(Dataset excerpts)
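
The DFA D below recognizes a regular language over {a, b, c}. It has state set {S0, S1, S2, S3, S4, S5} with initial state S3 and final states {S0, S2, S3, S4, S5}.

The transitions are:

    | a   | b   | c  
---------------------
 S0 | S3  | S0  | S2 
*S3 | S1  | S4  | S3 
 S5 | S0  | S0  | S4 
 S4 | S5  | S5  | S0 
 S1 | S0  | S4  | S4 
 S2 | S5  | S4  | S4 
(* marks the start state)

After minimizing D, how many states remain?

6

All states are reachable from the start state.
Start with accepting vs non-accepting: {S0,S2,S3,S4,S5} | {S1}.
Refine {S0,S2,S3,S4,S5} on symbol a: members go to different blocks, giving {S0,S2,S4,S5} and {S3}.
Split {S0,S2,S4,S5} by δ(·,a) → {S2,S4,S5} and {S0}.
Split {S2,S4,S5} by δ(·,a) → {S2,S4} and {S5}.
Split {S2,S4} by δ(·,b) → {S2} and {S4}.
The partition is now stable with 6 blocks: {S2} | {S1} | {S3} | {S0} | {S5} | {S4}.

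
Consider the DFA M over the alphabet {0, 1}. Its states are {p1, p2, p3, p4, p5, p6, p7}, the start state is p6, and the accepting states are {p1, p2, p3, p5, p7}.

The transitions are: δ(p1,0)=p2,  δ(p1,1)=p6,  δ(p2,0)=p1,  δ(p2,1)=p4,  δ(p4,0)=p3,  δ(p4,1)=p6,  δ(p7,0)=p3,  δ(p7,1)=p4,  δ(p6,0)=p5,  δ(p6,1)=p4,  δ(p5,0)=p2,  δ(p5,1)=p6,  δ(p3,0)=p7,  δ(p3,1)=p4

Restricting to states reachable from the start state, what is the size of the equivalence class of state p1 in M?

5

All states are reachable from the start state.
Start with accepting vs non-accepting: {p1,p2,p3,p5,p7} | {p4,p6}.
The partition is now stable with 2 blocks: {p1,p2,p3,p5,p7} | {p4,p6}.
The equivalence class containing p1 is {p1,p2,p3,p5,p7}, of size 5.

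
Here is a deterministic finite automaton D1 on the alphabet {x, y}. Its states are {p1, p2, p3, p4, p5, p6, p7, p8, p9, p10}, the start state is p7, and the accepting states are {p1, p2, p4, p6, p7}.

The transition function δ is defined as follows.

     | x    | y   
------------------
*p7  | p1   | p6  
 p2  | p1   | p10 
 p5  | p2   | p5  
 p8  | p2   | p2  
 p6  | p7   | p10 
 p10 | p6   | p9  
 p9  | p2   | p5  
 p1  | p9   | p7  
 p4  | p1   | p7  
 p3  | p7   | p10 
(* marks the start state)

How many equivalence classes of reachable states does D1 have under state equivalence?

6

States {p3,p4,p8} cannot be reached from the start state, so discard them.
Start with accepting vs non-accepting: {p1,p2,p6,p7} | {p5,p9,p10}.
On input x, block {p1,p2,p6,p7} splits into {p2,p6,p7} and {p1}.
On input x, block {p2,p6,p7} splits into {p2,p7} and {p6}.
Refine {p2,p7} on symbol y: members go to different blocks, giving {p2} and {p7}.
Split {p5,p9,p10} by δ(·,x) → {p5,p9} and {p10}.
The partition is now stable with 6 blocks: {p2} | {p5,p9} | {p1} | {p6} | {p7} | {p10}.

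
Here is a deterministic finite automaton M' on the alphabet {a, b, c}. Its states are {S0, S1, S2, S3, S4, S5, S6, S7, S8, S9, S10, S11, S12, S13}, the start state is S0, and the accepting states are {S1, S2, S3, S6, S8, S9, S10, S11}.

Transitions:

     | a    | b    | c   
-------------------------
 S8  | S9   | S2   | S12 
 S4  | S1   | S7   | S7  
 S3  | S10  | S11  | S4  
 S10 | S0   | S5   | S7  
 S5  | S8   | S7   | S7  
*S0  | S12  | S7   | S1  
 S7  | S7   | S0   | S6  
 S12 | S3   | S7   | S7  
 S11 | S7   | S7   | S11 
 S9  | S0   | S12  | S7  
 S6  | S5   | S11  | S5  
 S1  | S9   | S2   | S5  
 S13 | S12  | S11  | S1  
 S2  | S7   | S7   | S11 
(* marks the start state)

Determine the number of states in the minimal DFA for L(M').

7

First remove the unreachable states {S13}; 13 states remain.
Start with accepting vs non-accepting: {S1,S2,S3,S6,S8,S9,S10,S11} | {S0,S4,S5,S7,S12}.
Split {S1,S2,S3,S6,S8,S9,S10,S11} by δ(·,a) → {S2,S6,S9,S10,S11} and {S1,S3,S8}.
Refine {S2,S6,S9,S10,S11} on symbol b: members go to different blocks, giving {S2,S9,S10,S11} and {S6}.
On input c, block {S2,S9,S10,S11} splits into {S2,S11} and {S9,S10}.
Split {S0,S4,S5,S7,S12} by δ(·,a) → {S4,S5,S12} and {S0,S7}.
On input a, block {S0,S7} splits into {S0} and {S7}.
Stable partition: {S2,S11} | {S4,S5,S12} | {S1,S3,S8} | {S6} | {S9,S10} | {S0} | {S7} — 7 equivalence classes.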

▶ Prompt: A single number is the whole answer: please count how many lines of the records above include the string "over".

▶ Task solution: 2